= Beginning of Section =

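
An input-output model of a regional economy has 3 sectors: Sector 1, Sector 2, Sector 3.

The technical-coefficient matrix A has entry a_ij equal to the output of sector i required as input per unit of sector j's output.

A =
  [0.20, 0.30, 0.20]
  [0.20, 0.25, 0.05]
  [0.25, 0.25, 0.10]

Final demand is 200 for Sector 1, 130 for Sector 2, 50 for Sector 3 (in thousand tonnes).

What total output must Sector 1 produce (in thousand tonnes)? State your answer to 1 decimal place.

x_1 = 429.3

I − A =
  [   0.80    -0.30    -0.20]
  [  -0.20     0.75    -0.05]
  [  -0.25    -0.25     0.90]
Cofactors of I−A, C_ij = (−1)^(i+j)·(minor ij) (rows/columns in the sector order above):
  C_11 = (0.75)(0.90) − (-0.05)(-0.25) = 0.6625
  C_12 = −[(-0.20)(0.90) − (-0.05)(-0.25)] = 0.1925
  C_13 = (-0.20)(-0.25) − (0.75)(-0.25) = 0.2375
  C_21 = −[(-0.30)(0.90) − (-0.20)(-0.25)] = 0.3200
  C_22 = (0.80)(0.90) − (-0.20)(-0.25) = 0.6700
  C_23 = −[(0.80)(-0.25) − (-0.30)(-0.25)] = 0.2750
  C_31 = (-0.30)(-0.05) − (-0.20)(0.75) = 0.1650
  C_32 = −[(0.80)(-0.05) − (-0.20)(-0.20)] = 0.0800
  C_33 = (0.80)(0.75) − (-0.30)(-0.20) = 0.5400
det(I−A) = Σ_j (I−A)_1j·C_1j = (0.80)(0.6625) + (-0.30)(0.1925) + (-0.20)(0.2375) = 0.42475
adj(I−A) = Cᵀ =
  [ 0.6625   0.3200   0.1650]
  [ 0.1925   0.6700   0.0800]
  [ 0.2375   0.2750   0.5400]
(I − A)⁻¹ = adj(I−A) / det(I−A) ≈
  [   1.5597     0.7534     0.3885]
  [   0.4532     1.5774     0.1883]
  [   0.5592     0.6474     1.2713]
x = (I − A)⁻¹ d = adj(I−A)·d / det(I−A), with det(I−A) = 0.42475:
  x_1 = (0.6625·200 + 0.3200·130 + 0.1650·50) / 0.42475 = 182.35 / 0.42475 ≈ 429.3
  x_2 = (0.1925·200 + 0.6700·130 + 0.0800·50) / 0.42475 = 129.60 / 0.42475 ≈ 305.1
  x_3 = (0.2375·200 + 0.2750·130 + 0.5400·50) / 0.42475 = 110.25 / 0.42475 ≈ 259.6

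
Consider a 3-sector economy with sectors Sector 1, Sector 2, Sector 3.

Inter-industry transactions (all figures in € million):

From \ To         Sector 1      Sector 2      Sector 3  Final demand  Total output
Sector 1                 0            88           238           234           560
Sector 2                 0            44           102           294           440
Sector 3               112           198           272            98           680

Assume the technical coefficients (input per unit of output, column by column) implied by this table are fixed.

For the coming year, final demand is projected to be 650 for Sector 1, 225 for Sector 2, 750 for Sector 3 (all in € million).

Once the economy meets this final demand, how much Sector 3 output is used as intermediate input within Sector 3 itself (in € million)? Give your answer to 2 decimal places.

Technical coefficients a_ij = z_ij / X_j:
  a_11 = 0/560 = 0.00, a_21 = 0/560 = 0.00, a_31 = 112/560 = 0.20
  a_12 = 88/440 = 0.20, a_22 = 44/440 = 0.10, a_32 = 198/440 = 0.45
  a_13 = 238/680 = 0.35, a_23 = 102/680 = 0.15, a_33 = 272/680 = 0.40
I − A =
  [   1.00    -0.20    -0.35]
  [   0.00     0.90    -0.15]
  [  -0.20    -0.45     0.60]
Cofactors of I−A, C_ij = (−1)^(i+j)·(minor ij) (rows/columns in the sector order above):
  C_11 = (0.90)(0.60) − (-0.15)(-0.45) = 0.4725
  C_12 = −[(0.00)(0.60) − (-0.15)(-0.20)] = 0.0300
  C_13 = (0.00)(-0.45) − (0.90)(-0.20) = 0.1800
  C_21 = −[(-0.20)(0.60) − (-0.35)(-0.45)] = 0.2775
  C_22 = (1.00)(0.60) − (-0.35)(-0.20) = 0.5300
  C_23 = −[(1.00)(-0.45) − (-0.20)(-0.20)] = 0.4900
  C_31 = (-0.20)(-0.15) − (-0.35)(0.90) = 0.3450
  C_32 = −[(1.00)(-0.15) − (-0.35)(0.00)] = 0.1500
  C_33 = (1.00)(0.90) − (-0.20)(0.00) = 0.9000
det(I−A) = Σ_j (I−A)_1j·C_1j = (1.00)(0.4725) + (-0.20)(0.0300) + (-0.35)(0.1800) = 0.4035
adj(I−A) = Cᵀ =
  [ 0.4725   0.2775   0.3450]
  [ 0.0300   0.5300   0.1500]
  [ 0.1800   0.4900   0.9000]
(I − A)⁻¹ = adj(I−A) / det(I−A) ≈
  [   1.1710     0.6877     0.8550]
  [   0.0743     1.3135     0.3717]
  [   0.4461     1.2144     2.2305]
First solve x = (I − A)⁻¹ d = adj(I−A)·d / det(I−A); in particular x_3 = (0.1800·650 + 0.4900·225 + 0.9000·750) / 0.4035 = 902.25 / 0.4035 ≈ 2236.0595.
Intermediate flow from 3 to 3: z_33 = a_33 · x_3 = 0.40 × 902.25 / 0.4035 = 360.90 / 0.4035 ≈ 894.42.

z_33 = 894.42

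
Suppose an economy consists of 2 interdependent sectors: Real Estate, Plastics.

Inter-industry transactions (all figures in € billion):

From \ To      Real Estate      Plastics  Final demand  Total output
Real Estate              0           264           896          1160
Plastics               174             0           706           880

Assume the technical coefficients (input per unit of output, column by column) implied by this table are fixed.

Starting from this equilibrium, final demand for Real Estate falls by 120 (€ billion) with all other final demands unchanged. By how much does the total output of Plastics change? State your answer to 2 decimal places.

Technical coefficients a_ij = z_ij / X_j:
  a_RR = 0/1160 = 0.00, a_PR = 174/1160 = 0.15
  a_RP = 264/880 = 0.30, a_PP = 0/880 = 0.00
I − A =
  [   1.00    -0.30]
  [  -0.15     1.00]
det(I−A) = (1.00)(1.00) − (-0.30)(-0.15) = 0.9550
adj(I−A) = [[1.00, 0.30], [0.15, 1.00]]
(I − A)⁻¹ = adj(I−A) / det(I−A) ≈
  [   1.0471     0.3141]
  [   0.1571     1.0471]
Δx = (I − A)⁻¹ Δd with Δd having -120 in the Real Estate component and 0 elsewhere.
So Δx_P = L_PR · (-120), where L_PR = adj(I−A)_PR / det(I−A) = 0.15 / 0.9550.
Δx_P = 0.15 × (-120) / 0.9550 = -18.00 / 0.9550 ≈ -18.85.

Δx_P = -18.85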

= End of Section =
= Beginning of Section =

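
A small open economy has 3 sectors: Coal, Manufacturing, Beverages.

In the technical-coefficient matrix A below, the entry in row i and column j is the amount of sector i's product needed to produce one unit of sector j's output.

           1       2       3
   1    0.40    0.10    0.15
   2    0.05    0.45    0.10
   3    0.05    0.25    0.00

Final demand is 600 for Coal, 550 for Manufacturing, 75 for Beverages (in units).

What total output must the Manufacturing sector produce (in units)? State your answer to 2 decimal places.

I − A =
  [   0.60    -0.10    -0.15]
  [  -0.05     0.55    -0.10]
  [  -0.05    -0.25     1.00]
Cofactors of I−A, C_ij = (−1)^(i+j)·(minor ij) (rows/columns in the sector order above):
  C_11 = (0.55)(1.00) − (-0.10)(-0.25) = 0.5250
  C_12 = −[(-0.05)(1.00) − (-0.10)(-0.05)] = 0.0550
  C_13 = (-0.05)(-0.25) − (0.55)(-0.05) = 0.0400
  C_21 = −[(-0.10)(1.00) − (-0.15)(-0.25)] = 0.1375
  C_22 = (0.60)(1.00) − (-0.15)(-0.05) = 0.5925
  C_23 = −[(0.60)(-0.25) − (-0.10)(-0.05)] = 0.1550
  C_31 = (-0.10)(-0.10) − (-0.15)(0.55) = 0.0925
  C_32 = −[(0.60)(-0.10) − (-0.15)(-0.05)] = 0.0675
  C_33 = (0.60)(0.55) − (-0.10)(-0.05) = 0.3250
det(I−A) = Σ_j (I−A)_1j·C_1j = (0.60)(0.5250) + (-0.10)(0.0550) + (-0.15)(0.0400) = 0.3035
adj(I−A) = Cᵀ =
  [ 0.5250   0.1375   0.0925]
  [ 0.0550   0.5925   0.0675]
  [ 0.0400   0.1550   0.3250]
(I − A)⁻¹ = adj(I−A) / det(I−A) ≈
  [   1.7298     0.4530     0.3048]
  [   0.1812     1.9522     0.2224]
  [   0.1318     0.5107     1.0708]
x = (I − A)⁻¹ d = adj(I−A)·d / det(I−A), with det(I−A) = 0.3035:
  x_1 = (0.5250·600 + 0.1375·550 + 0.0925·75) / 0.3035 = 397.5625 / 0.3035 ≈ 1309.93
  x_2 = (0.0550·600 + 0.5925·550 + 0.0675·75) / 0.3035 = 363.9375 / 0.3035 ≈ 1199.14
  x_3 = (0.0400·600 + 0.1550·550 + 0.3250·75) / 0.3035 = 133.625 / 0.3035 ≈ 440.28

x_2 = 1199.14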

= End of Section =

■ WORK TO BE COMPLETED
Copy every line of the listing that includes the string "matrix".

■ SOLUTION
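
The technical-coefficient matrix A has entry a_ij equal to the output of sector i required as input per unit of sector j's output.
In the technical-coefficient matrix A below, the entry in row i and column j is the amount of sector i's product needed to produce one unit of sector j's output.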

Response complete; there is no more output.